MATERIAL SUPPLIED below:

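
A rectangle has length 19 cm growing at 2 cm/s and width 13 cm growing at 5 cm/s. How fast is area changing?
121 cm²/s

A = lw
dA/dt = w·dl/dt + l·dw/dt = 13·2 + 19·5 = 121 cm²/s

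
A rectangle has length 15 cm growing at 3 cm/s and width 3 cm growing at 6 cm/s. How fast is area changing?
99 cm²/s

A = lw
dA/dt = w·dl/dt + l·dw/dt = 3·3 + 15·6 = 99 cm²/s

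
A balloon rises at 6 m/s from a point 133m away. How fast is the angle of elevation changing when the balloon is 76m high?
0.034008 rad/s

tan(θ) = y/133
sec²(θ) · dθ/dt = (1/133) · dy/dt
dθ/dt = cos²(θ)/133 · 6 = 133/(133² + 76²) · 6
dθ/dt = 0.034008 rad/s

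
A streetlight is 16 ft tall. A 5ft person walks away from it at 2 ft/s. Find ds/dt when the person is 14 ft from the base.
10/11 ft/s

By similar triangles: 16/(x+s) = 5/s
Solving: s = 5x/11
ds/dt = 5/11 · dx/dt = 5/11 · 2 = 10/11 ft/s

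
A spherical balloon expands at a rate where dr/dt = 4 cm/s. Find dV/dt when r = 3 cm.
144π cm³/s

V = (4/3)πr³
dV/dt = dV/dr · dr/dt = 4πr² · 4
At r = 3: dV/dt = 144π cm³/s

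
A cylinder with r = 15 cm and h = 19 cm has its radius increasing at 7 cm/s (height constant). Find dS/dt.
686π cm²/s

S = 2πrh + 2πr² (lateral + bases)
dS/dt = (2πh + 4πr)·dr/dt = (2π·19 + 4π·15)·7
= 686π cm²/s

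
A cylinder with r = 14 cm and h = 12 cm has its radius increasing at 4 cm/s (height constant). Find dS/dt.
320π cm²/s

S = 2πrh + 2πr² (lateral + bases)
dS/dt = (2πh + 4πr)·dr/dt = (2π·12 + 4π·14)·4
= 320π cm²/s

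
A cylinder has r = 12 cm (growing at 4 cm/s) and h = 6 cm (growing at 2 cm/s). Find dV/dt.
864π cm³/s

V = πr²h
dV/dt = 2πrh·dr/dt + πr²·dh/dt
= 2π(12)(6)(4) + π(12)²(2)
= 864π cm³/s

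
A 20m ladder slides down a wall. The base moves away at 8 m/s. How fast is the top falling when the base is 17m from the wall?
136√111/111 ≈ 12.91 m/s

x² + y² = 20²
2x·dx/dt + 2y·dy/dt = 0
dy/dt = -x/y · dx/dt = -17/√111 · 8 = -136√111/111 m/s
The top is descending at 136√111/111 ≈ 12.91 m/s.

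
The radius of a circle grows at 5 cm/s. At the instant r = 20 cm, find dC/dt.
10π cm/s

C = 2πr
dC/dt = 2π · dr/dt = 2π · 5 = 10π cm/s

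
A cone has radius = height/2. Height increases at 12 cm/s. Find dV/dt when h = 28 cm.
2352π cm³/s

V = (1/3)π(h/2)²h = πh³/12
dV/dt = πh²/4 · 12
At h = 28: dV/dt = 2352π cm³/s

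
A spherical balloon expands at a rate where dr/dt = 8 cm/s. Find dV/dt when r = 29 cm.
26912π cm³/s

V = (4/3)πr³
dV/dt = dV/dr · dr/dt = 4πr² · 8
At r = 29: dV/dt = 26912π cm³/s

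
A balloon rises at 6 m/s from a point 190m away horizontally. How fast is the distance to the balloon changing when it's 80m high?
48√17/85 ≈ 2.328 m/s

z² = 190² + y²
z = √(190² + 80²) = 50√17
dz/dt = y/z · dy/dt = 80/(50√17) · 6 = 48√17/85 ≈ 2.328 m/s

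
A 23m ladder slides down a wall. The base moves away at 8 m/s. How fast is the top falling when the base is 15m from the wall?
30√19/19 ≈ 6.882 m/s

x² + y² = 23²
2x·dx/dt + 2y·dy/dt = 0
dy/dt = -x/y · dx/dt = -15/(4√19) · 8 = -30√19/19 m/s
The top is descending at 30√19/19 ≈ 6.882 m/s.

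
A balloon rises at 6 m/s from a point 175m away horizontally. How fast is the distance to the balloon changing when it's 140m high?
24√41/41 ≈ 3.748 m/s

z² = 175² + y²
z = √(175² + 140²) = 35√41
dz/dt = y/z · dy/dt = 140/(35√41) · 6 = 24√41/41 ≈ 3.748 m/s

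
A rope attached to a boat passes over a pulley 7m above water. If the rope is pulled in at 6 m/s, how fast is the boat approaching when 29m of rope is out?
29√22/22 ≈ 6.183 m/s

rope² = x² + 7²
x = √(29² - 7²) = 6√22
dx/dt = (rope/x) · d(rope)/dt = (29/(6√22)) · (-6) = -29√22/22 m/s
The boat approaches at 29√22/22 ≈ 6.183 m/s.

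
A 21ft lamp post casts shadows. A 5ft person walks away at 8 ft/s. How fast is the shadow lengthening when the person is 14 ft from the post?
5/2 ft/s

By similar triangles: 21/(x+s) = 5/s
Solving: s = 5x/16
ds/dt = 5/16 · dx/dt = 5/16 · 8 = 5/2 ft/s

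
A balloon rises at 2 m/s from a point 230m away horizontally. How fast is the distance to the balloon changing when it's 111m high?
222√65221/65221 ≈ 0.8693 m/s

z² = 230² + y²
z = √(230² + 111²) = √65221
dz/dt = y/z · dy/dt = 111/√65221 · 2 = 222√65221/65221 ≈ 0.8693 m/s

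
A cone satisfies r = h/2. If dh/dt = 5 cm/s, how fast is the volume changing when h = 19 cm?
1805π/4 cm³/s

V = (1/3)π(h/2)²h = πh³/12
dV/dt = πh²/4 · 5
At h = 19: dV/dt = 1805π/4 cm³/s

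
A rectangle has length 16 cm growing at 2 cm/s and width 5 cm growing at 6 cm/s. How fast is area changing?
106 cm²/s

A = lw
dA/dt = w·dl/dt + l·dw/dt = 5·2 + 16·6 = 106 cm²/s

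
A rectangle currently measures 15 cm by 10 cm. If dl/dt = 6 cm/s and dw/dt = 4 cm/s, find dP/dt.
20 cm/s

P = 2(l + w)
dP/dt = 2(dl/dt + dw/dt) = 2(6 + 4) = 20 cm/s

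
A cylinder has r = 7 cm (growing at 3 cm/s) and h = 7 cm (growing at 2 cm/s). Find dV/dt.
392π cm³/s

V = πr²h
dV/dt = 2πrh·dr/dt + πr²·dh/dt
= 2π(7)(7)(3) + π(7)²(2)
= 392π cm³/s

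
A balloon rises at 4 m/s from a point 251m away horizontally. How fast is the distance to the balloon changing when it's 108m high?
432√74665/74665 ≈ 1.581 m/s

z² = 251² + y²
z = √(251² + 108²) = √74665
dz/dt = y/z · dy/dt = 108/√74665 · 4 = 432√74665/74665 ≈ 1.581 m/s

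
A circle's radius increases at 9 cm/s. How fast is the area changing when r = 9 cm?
162π cm²/s

A = πr²
dA/dt = 2πr · dr/dt = 2π(9)(9) = 162π cm²/s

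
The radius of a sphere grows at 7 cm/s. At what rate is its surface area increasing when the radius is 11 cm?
616π cm²/s

S = 4πr²
dS/dt = dS/dr · dr/dt = 8πr · 7
At r = 11: dS/dt = 616π cm²/s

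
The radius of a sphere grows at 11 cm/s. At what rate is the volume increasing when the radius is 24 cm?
25344π cm³/s

V = (4/3)πr³
dV/dt = dV/dr · dr/dt = 4πr² · 11
At r = 24: dV/dt = 25344π cm³/s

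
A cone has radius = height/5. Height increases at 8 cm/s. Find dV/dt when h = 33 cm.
8712π/25 cm³/s

V = (1/3)π(h/5)²h = πh³/75
dV/dt = πh²/25 · 8
At h = 33: dV/dt = 8712π/25 cm³/s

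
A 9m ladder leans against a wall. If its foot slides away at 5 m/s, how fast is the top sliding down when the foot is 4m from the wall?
4√65/13 ≈ 2.481 m/s

x² + y² = 9²
2x·dx/dt + 2y·dy/dt = 0
dy/dt = -x/y · dx/dt = -4/√65 · 5 = -4√65/13 m/s
The top is descending at 4√65/13 ≈ 2.481 m/s.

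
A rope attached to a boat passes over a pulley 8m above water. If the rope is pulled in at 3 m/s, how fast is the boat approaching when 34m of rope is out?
17√273/91 ≈ 3.087 m/s

rope² = x² + 8²
x = √(34² - 8²) = 2√273
dx/dt = (rope/x) · d(rope)/dt = (34/(2√273)) · (-3) = -17√273/91 m/s
The boat approaches at 17√273/91 ≈ 3.087 m/s.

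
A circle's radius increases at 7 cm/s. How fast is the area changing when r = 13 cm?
182π cm²/s

A = πr²
dA/dt = 2πr · dr/dt = 2π(13)(7) = 182π cm²/s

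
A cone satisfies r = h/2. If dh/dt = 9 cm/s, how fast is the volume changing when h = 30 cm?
2025π cm³/s

V = (1/3)π(h/2)²h = πh³/12
dV/dt = πh²/4 · 9
At h = 30: dV/dt = 2025π cm³/s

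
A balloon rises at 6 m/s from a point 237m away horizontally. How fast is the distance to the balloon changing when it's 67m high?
201√60658/30329 ≈ 1.632 m/s

z² = 237² + y²
z = √(237² + 67²) = √60658
dz/dt = y/z · dy/dt = 67/√60658 · 6 = 201√60658/30329 ≈ 1.632 m/s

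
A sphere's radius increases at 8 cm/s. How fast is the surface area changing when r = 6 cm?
384π cm²/s

S = 4πr²
dS/dt = dS/dr · dr/dt = 8πr · 8
At r = 6: dS/dt = 384π cm²/s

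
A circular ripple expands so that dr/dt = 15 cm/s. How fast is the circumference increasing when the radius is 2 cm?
30π cm/s

C = 2πr
dC/dt = 2π · dr/dt = 2π · 15 = 30π cm/s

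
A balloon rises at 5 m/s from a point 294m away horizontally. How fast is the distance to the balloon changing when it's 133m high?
19√85/85 ≈ 2.061 m/s

z² = 294² + y²
z = √(294² + 133²) = 35√85
dz/dt = y/z · dy/dt = 133/(35√85) · 5 = 19√85/85 ≈ 2.061 m/s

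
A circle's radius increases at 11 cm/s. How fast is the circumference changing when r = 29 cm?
22π cm/s

C = 2πr
dC/dt = 2π · dr/dt = 2π · 11 = 22π cm/s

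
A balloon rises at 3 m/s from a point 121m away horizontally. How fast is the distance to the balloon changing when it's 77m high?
21√170/170 ≈ 1.611 m/s

z² = 121² + y²
z = √(121² + 77²) = 11√170
dz/dt = y/z · dy/dt = 77/(11√170) · 3 = 21√170/170 ≈ 1.611 m/s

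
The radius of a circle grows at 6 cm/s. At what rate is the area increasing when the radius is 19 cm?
228π cm²/s

A = πr²
dA/dt = 2πr · dr/dt = 2π(19)(6) = 228π cm²/s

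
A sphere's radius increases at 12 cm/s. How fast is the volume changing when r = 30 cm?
43200π cm³/s

V = (4/3)πr³
dV/dt = dV/dr · dr/dt = 4πr² · 12
At r = 30: dV/dt = 43200π cm³/s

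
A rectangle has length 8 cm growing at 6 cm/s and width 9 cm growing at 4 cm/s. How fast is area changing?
86 cm²/s

A = lw
dA/dt = w·dl/dt + l·dw/dt = 9·6 + 8·4 = 86 cm²/s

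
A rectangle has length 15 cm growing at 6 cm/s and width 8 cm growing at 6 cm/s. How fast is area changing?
138 cm²/s

A = lw
dA/dt = w·dl/dt + l·dw/dt = 8·6 + 15·6 = 138 cm²/s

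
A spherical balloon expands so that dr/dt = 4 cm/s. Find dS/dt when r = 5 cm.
160π cm²/s

S = 4πr²
dS/dt = dS/dr · dr/dt = 8πr · 4
At r = 5: dS/dt = 160π cm²/s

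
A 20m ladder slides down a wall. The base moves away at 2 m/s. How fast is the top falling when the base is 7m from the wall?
14√39/117 ≈ 0.7473 m/s

x² + y² = 20²
2x·dx/dt + 2y·dy/dt = 0
dy/dt = -x/y · dx/dt = -7/(3√39) · 2 = -14√39/117 m/s
The top is descending at 14√39/117 ≈ 0.7473 m/s.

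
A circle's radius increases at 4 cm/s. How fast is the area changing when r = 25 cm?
200π cm²/s

A = πr²
dA/dt = 2πr · dr/dt = 2π(25)(4) = 200π cm²/s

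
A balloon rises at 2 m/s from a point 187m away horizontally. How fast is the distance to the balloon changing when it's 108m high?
216√46633/46633 ≈ 1 m/s

z² = 187² + y²
z = √(187² + 108²) = √46633
dz/dt = y/z · dy/dt = 108/√46633 · 2 = 216√46633/46633 ≈ 1 m/s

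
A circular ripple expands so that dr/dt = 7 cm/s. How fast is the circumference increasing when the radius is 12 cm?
14π cm/s

C = 2πr
dC/dt = 2π · dr/dt = 2π · 7 = 14π cm/s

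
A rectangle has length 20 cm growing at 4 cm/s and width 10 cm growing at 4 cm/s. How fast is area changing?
120 cm²/s

A = lw
dA/dt = w·dl/dt + l·dw/dt = 10·4 + 20·4 = 120 cm²/s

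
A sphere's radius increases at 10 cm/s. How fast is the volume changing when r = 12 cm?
5760π cm³/s

V = (4/3)πr³
dV/dt = dV/dr · dr/dt = 4πr² · 10
At r = 12: dV/dt = 5760π cm³/s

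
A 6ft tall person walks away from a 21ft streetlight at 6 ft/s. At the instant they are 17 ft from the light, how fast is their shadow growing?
12/5 ft/s

By similar triangles: 21/(x+s) = 6/s
Solving: s = 6x/15
ds/dt = 6/15 · dx/dt = 2/5 · 6 = 12/5 ft/s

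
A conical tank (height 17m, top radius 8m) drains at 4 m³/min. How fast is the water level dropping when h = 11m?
289/(1936π) ≈ 0.04752 m/min

r/h = 8/17, so r = (8/17)h
V = (1/3)πr²h = (1/3)π((8/17)h)²h = (64/867)πh³
dV/dh = (64/289)πh²
dh/dt = (dV/dt)/(dV/dh) = -4/((64/289)π·11²) = -289/(1936π) m/min
The level is dropping at 289/(1936π) ≈ 0.04752 m/min.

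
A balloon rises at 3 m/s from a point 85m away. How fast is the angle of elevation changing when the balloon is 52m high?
0.025682 rad/s

tan(θ) = y/85
sec²(θ) · dθ/dt = (1/85) · dy/dt
dθ/dt = cos²(θ)/85 · 3 = 85/(85² + 52²) · 3
dθ/dt = 0.025682 rad/s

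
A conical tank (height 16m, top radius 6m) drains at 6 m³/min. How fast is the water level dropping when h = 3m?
128/(27π) ≈ 1.509 m/min

r/h = 6/16, so r = (3/8)h
V = (1/3)πr²h = (1/3)π((3/8)h)²h = (3/64)πh³
dV/dh = (9/64)πh²
dh/dt = (dV/dt)/(dV/dh) = -6/((9/64)π·3²) = -128/(27π) m/min
The level is dropping at 128/(27π) ≈ 1.509 m/min.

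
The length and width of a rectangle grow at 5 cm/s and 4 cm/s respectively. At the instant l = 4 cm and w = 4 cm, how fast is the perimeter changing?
18 cm/s

P = 2(l + w)
dP/dt = 2(dl/dt + dw/dt) = 2(5 + 4) = 18 cm/s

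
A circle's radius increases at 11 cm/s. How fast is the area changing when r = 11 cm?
242π cm²/s

A = πr²
dA/dt = 2πr · dr/dt = 2π(11)(11) = 242π cm²/s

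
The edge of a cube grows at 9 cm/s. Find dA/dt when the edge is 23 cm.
2484 cm²/s

A = 6s²
dA/dt = 12s · ds/dt = 12·23·9 = 2484 cm²/s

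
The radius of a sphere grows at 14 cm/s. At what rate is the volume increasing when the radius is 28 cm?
43904π cm³/s

V = (4/3)πr³
dV/dt = dV/dr · dr/dt = 4πr² · 14
At r = 28: dV/dt = 43904π cm³/s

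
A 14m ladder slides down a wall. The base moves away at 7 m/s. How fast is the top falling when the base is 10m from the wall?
35√6/12 ≈ 7.144 m/s

x² + y² = 14²
2x·dx/dt + 2y·dy/dt = 0
dy/dt = -x/y · dx/dt = -10/(4√6) · 7 = -35√6/12 m/s
The top is descending at 35√6/12 ≈ 7.144 m/s.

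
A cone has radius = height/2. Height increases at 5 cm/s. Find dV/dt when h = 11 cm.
605π/4 cm³/s

V = (1/3)π(h/2)²h = πh³/12
dV/dt = πh²/4 · 5
At h = 11: dV/dt = 605π/4 cm³/s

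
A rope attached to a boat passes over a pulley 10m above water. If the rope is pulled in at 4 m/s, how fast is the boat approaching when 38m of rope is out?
19√21/21 ≈ 4.146 m/s

rope² = x² + 10²
x = √(38² - 10²) = 8√21
dx/dt = (rope/x) · d(rope)/dt = (38/(8√21)) · (-4) = -19√21/21 m/s
The boat approaches at 19√21/21 ≈ 4.146 m/s.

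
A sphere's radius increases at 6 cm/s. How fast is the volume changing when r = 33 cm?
26136π cm³/s

V = (4/3)πr³
dV/dt = dV/dr · dr/dt = 4πr² · 6
At r = 33: dV/dt = 26136π cm³/s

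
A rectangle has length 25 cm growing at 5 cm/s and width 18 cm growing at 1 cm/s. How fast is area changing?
115 cm²/s

A = lw
dA/dt = w·dl/dt + l·dw/dt = 18·5 + 25·1 = 115 cm²/s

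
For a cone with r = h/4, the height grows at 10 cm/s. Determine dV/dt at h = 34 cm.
1445π/2 cm³/s

V = (1/3)π(h/4)²h = πh³/48
dV/dt = πh²/16 · 10
At h = 34: dV/dt = 1445π/2 cm³/s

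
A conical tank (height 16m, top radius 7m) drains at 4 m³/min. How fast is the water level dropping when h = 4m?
64/(49π) ≈ 0.4158 m/min

r/h = 7/16, so r = (7/16)h
V = (1/3)πr²h = (1/3)π((7/16)h)²h = (49/768)πh³
dV/dh = (49/256)πh²
dh/dt = (dV/dt)/(dV/dh) = -4/((49/256)π·4²) = -64/(49π) m/min
The level is dropping at 64/(49π) ≈ 0.4158 m/min.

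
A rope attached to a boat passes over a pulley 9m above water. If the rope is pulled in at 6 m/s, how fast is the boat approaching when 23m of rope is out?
69√7/28 ≈ 6.52 m/s

rope² = x² + 9²
x = √(23² - 9²) = 8√7
dx/dt = (rope/x) · d(rope)/dt = (23/(8√7)) · (-6) = -69√7/28 m/s
The boat approaches at 69√7/28 ≈ 6.52 m/s.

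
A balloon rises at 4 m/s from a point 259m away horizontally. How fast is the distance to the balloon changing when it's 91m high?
26√1538/769 ≈ 1.326 m/s

z² = 259² + y²
z = √(259² + 91²) = 7√1538
dz/dt = y/z · dy/dt = 91/(7√1538) · 4 = 26√1538/769 ≈ 1.326 m/s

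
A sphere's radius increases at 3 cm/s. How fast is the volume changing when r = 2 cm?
48π cm³/s

V = (4/3)πr³
dV/dt = dV/dr · dr/dt = 4πr² · 3
At r = 2: dV/dt = 48π cm³/s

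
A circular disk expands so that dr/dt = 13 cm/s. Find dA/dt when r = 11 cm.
286π cm²/s

A = πr²
dA/dt = 2πr · dr/dt = 2π(11)(13) = 286π cm²/s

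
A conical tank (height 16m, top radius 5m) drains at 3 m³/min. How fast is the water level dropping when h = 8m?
12/(25π) ≈ 0.1528 m/min

r/h = 5/16, so r = (5/16)h
V = (1/3)πr²h = (1/3)π((5/16)h)²h = (25/768)πh³
dV/dh = (25/256)πh²
dh/dt = (dV/dt)/(dV/dh) = -3/((25/256)π·8²) = -12/(25π) m/min
The level is dropping at 12/(25π) ≈ 0.1528 m/min.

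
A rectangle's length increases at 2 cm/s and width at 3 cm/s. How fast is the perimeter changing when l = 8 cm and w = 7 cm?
10 cm/s

P = 2(l + w)
dP/dt = 2(dl/dt + dw/dt) = 2(2 + 3) = 10 cm/s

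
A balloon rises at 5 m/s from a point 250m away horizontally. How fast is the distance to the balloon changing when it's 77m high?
385√68429/68429 ≈ 1.472 m/s

z² = 250² + y²
z = √(250² + 77²) = √68429
dz/dt = y/z · dy/dt = 77/√68429 · 5 = 385√68429/68429 ≈ 1.472 m/s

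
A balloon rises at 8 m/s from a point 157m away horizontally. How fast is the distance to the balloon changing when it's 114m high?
912√37645/37645 ≈ 4.7 m/s

z² = 157² + y²
z = √(157² + 114²) = √37645
dz/dt = y/z · dy/dt = 114/√37645 · 8 = 912√37645/37645 ≈ 4.7 m/s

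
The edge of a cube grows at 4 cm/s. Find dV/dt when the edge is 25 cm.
7500 cm³/s

V = s³
dV/dt = 3s² · ds/dt = 3·25²·4 = 7500 cm³/s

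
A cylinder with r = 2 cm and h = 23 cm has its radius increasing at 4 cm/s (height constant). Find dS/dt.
216π cm²/s

S = 2πrh + 2πr² (lateral + bases)
dS/dt = (2πh + 4πr)·dr/dt = (2π·23 + 4π·2)·4
= 216π cm²/s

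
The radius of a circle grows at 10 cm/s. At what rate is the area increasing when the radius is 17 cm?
340π cm²/s

A = πr²
dA/dt = 2πr · dr/dt = 2π(17)(10) = 340π cm²/s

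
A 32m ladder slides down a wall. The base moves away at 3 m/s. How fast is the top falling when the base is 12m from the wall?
9√55/55 ≈ 1.214 m/s

x² + y² = 32²
2x·dx/dt + 2y·dy/dt = 0
dy/dt = -x/y · dx/dt = -12/(4√55) · 3 = -9√55/55 m/s
The top is descending at 9√55/55 ≈ 1.214 m/s.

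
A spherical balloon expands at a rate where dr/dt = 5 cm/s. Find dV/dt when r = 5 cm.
500π cm³/s

V = (4/3)πr³
dV/dt = dV/dr · dr/dt = 4πr² · 5
At r = 5: dV/dt = 500π cm³/s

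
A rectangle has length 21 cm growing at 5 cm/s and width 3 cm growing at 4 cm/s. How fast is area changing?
99 cm²/s

A = lw
dA/dt = w·dl/dt + l·dw/dt = 3·5 + 21·4 = 99 cm²/s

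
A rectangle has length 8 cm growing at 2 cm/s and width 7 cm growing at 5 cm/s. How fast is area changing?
54 cm²/s

A = lw
dA/dt = w·dl/dt + l·dw/dt = 7·2 + 8·5 = 54 cm²/s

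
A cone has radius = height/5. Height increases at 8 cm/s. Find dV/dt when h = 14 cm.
1568π/25 cm³/s

V = (1/3)π(h/5)²h = πh³/75
dV/dt = πh²/25 · 8
At h = 14: dV/dt = 1568π/25 cm³/s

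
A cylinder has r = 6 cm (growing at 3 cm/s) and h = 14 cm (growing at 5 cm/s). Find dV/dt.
684π cm³/s

V = πr²h
dV/dt = 2πrh·dr/dt + πr²·dh/dt
= 2π(6)(14)(3) + π(6)²(5)
= 684π cm³/s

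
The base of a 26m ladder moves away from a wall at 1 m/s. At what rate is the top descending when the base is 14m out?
7√30/60 ≈ 0.639 m/s

x² + y² = 26²
2x·dx/dt + 2y·dy/dt = 0
dy/dt = -x/y · dx/dt = -14/(4√30) · 1 = -7√30/60 m/s
The top is descending at 7√30/60 ≈ 0.639 m/s.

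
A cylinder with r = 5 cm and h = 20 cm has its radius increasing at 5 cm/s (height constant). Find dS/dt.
300π cm²/s

S = 2πrh + 2πr² (lateral + bases)
dS/dt = (2πh + 4πr)·dr/dt = (2π·20 + 4π·5)·5
= 300π cm²/s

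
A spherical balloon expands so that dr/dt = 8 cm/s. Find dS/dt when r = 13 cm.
832π cm²/s

S = 4πr²
dS/dt = dS/dr · dr/dt = 8πr · 8
At r = 13: dS/dt = 832π cm²/s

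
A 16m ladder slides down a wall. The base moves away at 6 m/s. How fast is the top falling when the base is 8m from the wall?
2√3 ≈ 3.464 m/s

x² + y² = 16²
2x·dx/dt + 2y·dy/dt = 0
dy/dt = -x/y · dx/dt = -8/(8√3) · 6 = -2√3 m/s
The top is descending at 2√3 ≈ 3.464 m/s.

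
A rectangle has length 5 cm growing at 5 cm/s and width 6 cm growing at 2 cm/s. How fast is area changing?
40 cm²/s

A = lw
dA/dt = w·dl/dt + l·dw/dt = 6·5 + 5·2 = 40 cm²/s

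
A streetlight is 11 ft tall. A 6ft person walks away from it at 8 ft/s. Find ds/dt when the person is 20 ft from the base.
48/5 ft/s

By similar triangles: 11/(x+s) = 6/s
Solving: s = 6x/5
ds/dt = 6/5 · dx/dt = 6/5 · 8 = 48/5 ft/s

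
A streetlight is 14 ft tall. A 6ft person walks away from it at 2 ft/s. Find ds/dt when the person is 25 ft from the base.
3/2 ft/s

By similar triangles: 14/(x+s) = 6/s
Solving: s = 6x/8
ds/dt = 6/8 · dx/dt = 3/4 · 2 = 3/2 ft/s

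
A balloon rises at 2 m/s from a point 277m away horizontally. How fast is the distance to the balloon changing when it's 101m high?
101√86930/43465 ≈ 0.6851 m/s

z² = 277² + y²
z = √(277² + 101²) = √86930
dz/dt = y/z · dy/dt = 101/√86930 · 2 = 101√86930/43465 ≈ 0.6851 m/s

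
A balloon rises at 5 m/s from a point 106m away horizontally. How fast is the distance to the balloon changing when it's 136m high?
340√7433/7433 ≈ 3.944 m/s

z² = 106² + y²
z = √(106² + 136²) = 2√7433
dz/dt = y/z · dy/dt = 136/(2√7433) · 5 = 340√7433/7433 ≈ 3.944 m/s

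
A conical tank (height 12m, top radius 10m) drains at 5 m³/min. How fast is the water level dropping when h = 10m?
9/(125π) ≈ 0.02292 m/min

r/h = 10/12, so r = (5/6)h
V = (1/3)πr²h = (1/3)π((5/6)h)²h = (25/108)πh³
dV/dh = (25/36)πh²
dh/dt = (dV/dt)/(dV/dh) = -5/((25/36)π·10²) = -9/(125π) m/min
The level is dropping at 9/(125π) ≈ 0.02292 m/min.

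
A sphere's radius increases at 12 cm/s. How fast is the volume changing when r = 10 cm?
4800π cm³/s

V = (4/3)πr³
dV/dt = dV/dr · dr/dt = 4πr² · 12
At r = 10: dV/dt = 4800π cm³/s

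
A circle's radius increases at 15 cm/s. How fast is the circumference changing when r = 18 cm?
30π cm/s

C = 2πr
dC/dt = 2π · dr/dt = 2π · 15 = 30π cm/s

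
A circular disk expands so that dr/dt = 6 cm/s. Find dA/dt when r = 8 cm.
96π cm²/s

A = πr²
dA/dt = 2πr · dr/dt = 2π(8)(6) = 96π cm²/s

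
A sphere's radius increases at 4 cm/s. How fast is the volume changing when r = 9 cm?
1296π cm³/s

V = (4/3)πr³
dV/dt = dV/dr · dr/dt = 4πr² · 4
At r = 9: dV/dt = 1296π cm³/s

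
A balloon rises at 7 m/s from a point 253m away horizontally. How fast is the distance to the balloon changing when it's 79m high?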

End of MATERIAL SUPPLIED.

WHAT TO DO »
Each line from the one holding "A circular disk expands so that dr/dt = 6" to the end of the data above goes into the answer exactly as written, and no other line does.

SOLUTION TO THE PROBLEM »
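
A circular disk expands so that dr/dt = 6 cm/s. Find dA/dt when r = 8 cm.
96π cm²/s

A = πr²
dA/dt = 2πr · dr/dt = 2π(8)(6) = 96π cm²/s

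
A sphere's radius increases at 4 cm/s. How fast is the volume changing when r = 9 cm?
1296π cm³/s

V = (4/3)πr³
dV/dt = dV/dr · dr/dt = 4πr² · 4
At r = 9: dV/dt = 1296π cm³/s

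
A balloon rises at 7 m/s from a point 253m away horizontally. How fast is the distance to the balloon changing when it's 79m high?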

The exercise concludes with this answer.